### [ASSIGNED TASK]
What is needed is a verbatim copy of all the records.

### [DATA PROVIDED]
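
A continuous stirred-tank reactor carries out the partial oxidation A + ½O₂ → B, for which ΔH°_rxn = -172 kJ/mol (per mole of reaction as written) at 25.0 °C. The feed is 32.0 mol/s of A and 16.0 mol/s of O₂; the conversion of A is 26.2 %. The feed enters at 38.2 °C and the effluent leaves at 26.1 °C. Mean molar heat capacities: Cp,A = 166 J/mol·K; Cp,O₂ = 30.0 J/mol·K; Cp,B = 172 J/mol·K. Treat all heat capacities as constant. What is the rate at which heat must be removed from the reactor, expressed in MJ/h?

Extent of reaction ξ = 0.262 × 32.0 = 8.384 mol/s
Reaction term: ξ·ΔH°_rxn = 8.384 × -172 = -1442 kJ/s
Sensible, feed 38.2→25 °C: -76.454 kJ/s
Outlet flows (mol/s): A 23.616, O₂ 11.808, B 8.384
Sensible, products 25→26.1 °C: 6.2882 kJ/s
Q = ΔH = -1512.2 kJ/s = -1512.2 kW
Heat removed = 5444 MJ/h

Q_out = 5440 MJ/h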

### [OUTPUT BELOW]
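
A continuous stirred-tank reactor carries out the partial oxidation A + ½O₂ → B, for which ΔH°_rxn = -172 kJ/mol (per mole of reaction as written) at 25.0 °C. The feed is 32.0 mol/s of A and 16.0 mol/s of O₂; the conversion of A is 26.2 %. The feed enters at 38.2 °C and the effluent leaves at 26.1 °C. Mean molar heat capacities: Cp,A = 166 J/mol·K; Cp,O₂ = 30.0 J/mol·K; Cp,B = 172 J/mol·K. Treat all heat capacities as constant. What is the rate at which heat must be removed from the reactor, expressed in MJ/h?

Extent of reaction ξ = 0.262 × 32.0 = 8.384 mol/s
Reaction term: ξ·ΔH°_rxn = 8.384 × -172 = -1442 kJ/s
Sensible, feed 38.2→25 °C: -76.454 kJ/s
Outlet flows (mol/s): A 23.616, O₂ 11.808, B 8.384
Sensible, products 25→26.1 °C: 6.2882 kJ/s
Q = ΔH = -1512.2 kJ/s = -1512.2 kW
Heat removed = 5444 MJ/h

Q_out = 5440 MJ/h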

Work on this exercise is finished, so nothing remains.